• Task goal
The entries below need to be transcribed verbatim.

:::::

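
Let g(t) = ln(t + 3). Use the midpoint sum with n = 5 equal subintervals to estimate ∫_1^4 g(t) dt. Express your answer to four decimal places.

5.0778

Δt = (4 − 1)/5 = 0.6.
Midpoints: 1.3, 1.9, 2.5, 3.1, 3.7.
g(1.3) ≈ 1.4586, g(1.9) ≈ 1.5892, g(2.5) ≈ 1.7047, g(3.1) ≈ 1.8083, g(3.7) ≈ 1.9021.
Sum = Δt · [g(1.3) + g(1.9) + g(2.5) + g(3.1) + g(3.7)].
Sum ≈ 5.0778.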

:::::

• Output for this exercise
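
Let g(t) = ln(t + 3). Use the midpoint sum with n = 5 equal subintervals to estimate ∫_1^4 g(t) dt. Express your answer to four decimal places.

5.0778

Δt = (4 − 1)/5 = 0.6.
Midpoints: 1.3, 1.9, 2.5, 3.1, 3.7.
g(1.3) ≈ 1.4586, g(1.9) ≈ 1.5892, g(2.5) ≈ 1.7047, g(3.1) ≈ 1.8083, g(3.7) ≈ 1.9021.
Sum = Δt · [g(1.3) + g(1.9) + g(2.5) + g(3.1) + g(3.7)].
Sum ≈ 5.0778.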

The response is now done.